_Exercise aim:_
Look through the data below for the line with "Decode a Base64 string to bytes." and the line with "Base64 string (8", then output those two and all lines in between, exactly as written.

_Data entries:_
§ §

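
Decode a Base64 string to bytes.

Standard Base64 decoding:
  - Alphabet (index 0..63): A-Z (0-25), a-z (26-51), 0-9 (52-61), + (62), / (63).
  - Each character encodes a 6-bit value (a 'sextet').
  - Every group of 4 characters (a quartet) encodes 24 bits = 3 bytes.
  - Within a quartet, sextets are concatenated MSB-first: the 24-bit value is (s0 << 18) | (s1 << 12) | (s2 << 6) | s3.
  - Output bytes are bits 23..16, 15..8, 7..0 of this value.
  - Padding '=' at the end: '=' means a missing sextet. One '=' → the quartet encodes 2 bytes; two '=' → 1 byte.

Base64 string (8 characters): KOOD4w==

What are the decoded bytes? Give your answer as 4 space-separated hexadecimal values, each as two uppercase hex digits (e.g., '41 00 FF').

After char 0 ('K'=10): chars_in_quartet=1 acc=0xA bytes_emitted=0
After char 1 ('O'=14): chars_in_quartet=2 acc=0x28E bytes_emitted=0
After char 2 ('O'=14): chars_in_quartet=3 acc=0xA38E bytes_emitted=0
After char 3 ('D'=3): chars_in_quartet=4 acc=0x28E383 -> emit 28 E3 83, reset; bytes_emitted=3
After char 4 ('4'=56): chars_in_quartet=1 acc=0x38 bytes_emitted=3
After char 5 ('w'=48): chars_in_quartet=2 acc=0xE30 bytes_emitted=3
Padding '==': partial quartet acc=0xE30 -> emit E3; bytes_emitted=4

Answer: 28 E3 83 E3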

§ §

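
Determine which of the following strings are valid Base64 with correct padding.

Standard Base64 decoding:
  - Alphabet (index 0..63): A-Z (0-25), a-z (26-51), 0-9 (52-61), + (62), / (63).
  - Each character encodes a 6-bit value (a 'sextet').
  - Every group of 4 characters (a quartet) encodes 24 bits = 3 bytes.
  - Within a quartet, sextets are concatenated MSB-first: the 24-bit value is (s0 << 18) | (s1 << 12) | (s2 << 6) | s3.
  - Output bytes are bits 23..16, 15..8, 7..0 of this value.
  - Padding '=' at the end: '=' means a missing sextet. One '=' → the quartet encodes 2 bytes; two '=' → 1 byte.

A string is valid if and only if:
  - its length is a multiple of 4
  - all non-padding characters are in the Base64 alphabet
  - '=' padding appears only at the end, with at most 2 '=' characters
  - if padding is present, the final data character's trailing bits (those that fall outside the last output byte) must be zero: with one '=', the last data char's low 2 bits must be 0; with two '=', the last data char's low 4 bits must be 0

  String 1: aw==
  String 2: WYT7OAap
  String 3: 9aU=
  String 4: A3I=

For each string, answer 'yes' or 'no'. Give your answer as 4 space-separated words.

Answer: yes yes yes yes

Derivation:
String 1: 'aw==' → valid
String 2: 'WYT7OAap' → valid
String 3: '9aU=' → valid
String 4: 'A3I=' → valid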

§ §

_Response to this task:_
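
Decode a Base64 string to bytes.

Standard Base64 decoding:
  - Alphabet (index 0..63): A-Z (0-25), a-z (26-51), 0-9 (52-61), + (62), / (63).
  - Each character encodes a 6-bit value (a 'sextet').
  - Every group of 4 characters (a quartet) encodes 24 bits = 3 bytes.
  - Within a quartet, sextets are concatenated MSB-first: the 24-bit value is (s0 << 18) | (s1 << 12) | (s2 << 6) | s3.
  - Output bytes are bits 23..16, 15..8, 7..0 of this value.
  - Padding '=' at the end: '=' means a missing sextet. One '=' → the quartet encodes 2 bytes; two '=' → 1 byte.

Base64 string (8 characters): KOOD4w==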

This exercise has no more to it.